***** Exercise inputs

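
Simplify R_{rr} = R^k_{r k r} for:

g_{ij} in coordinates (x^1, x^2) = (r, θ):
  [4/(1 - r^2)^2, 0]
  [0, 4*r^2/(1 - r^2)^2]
Non-zero Christoffel symbols (Γ^k_{ij} = Γ^k_{ji}):
Γ^r_{r r} = 2*r/(1 - r^2)
Γ^r_{θ θ} = (r^3 + r)/(r^2 - 1)
Γ^θ_{r θ} = (-r^2 - 1)/(r^3 - r)
R^r_{r r r} = 0 (a repeated index in an antisymmetric pair)
R^θ_{r θ r} = ∂_θ Γ^θ_{r r} - ∂_r Γ^θ_{r θ} + Γ^θ_{θ m} Γ^m_{r r} - Γ^θ_{r m} Γ^m_{r θ}
  = (0) - ((r^4 + 4*r^2 - 1)/(r^3 - r)^2) + (2*(r^2 + 1)/(r^2 - 1)^2) - ((r^2 + 1)^2/(r^3 - r)^2) = -4/(r^2 - 1)^2
R_{rr} = R^r_{r r r} + R^θ_{r θ r} = (0) + (-4/(r^2 - 1)^2) = -4/(r^2 - 1)^2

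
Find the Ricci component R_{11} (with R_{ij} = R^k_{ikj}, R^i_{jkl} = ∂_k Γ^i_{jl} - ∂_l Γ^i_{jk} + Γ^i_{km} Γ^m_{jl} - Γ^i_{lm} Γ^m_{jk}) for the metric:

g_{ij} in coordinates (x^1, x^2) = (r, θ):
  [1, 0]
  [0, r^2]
Non-zero Christoffel symbols (Γ^k_{ij} = Γ^k_{ji}):
Γ^r_{θ θ} = -r
Γ^θ_{r θ} = 1/r
R^r_{r r r} = 0 (a repeated index in an antisymmetric pair)
R^θ_{r θ r} = ∂_θ Γ^θ_{r r} - ∂_r Γ^θ_{r θ} + Γ^θ_{θ m} Γ^m_{r r} - Γ^θ_{r m} Γ^m_{r θ}
  = (0) - (-1/r^2) + (0) - (1/r^2) = 0
R_{rr} = R^r_{r r r} + R^θ_{r θ r} = (0) + (0) = 0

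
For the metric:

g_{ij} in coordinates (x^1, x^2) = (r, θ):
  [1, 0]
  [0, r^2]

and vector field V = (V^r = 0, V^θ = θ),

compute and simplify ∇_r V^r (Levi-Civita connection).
Non-zero Christoffel symbols:
Γ^r_{θ θ} = -r
Γ^θ_{r θ} = 1/r
∇_r V^r = ∂_r V^r + Γ^r_{r j} V^j
  = (0) + (0)(0) + (0)(θ)
  = 0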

**********

Work to be completed: Transcribe the whole listing word for word.

Expected answer:
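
Simplify R_{rr} = R^k_{r k r} for:

g_{ij} in coordinates (x^1, x^2) = (r, θ):
  [4/(1 - r^2)^2, 0]
  [0, 4*r^2/(1 - r^2)^2]
Non-zero Christoffel symbols (Γ^k_{ij} = Γ^k_{ji}):
Γ^r_{r r} = 2*r/(1 - r^2)
Γ^r_{θ θ} = (r^3 + r)/(r^2 - 1)
Γ^θ_{r θ} = (-r^2 - 1)/(r^3 - r)
R^r_{r r r} = 0 (a repeated index in an antisymmetric pair)
R^θ_{r θ r} = ∂_θ Γ^θ_{r r} - ∂_r Γ^θ_{r θ} + Γ^θ_{θ m} Γ^m_{r r} - Γ^θ_{r m} Γ^m_{r θ}
  = (0) - ((r^4 + 4*r^2 - 1)/(r^3 - r)^2) + (2*(r^2 + 1)/(r^2 - 1)^2) - ((r^2 + 1)^2/(r^3 - r)^2) = -4/(r^2 - 1)^2
R_{rr} = R^r_{r r r} + R^θ_{r θ r} = (0) + (-4/(r^2 - 1)^2) = -4/(r^2 - 1)^2

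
Find the Ricci component R_{11} (with R_{ij} = R^k_{ikj}, R^i_{jkl} = ∂_k Γ^i_{jl} - ∂_l Γ^i_{jk} + Γ^i_{km} Γ^m_{jl} - Γ^i_{lm} Γ^m_{jk}) for the metric:

g_{ij} in coordinates (x^1, x^2) = (r, θ):
  [1, 0]
  [0, r^2]
Non-zero Christoffel symbols (Γ^k_{ij} = Γ^k_{ji}):
Γ^r_{θ θ} = -r
Γ^θ_{r θ} = 1/r
R^r_{r r r} = 0 (a repeated index in an antisymmetric pair)
R^θ_{r θ r} = ∂_θ Γ^θ_{r r} - ∂_r Γ^θ_{r θ} + Γ^θ_{θ m} Γ^m_{r r} - Γ^θ_{r m} Γ^m_{r θ}
  = (0) - (-1/r^2) + (0) - (1/r^2) = 0
R_{rr} = R^r_{r r r} + R^θ_{r θ r} = (0) + (0) = 0

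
For the metric:

g_{ij} in coordinates (x^1, x^2) = (r, θ):
  [1, 0]
  [0, r^2]

and vector field V = (V^r = 0, V^θ = θ),

compute and simplify ∇_r V^r (Levi-Civita connection).
Non-zero Christoffel symbols:
Γ^r_{θ θ} = -r
Γ^θ_{r θ} = 1/r
∇_r V^r = ∂_r V^r + Γ^r_{r j} V^j
  = (0) + (0)(0) + (0)(θ)
  = 0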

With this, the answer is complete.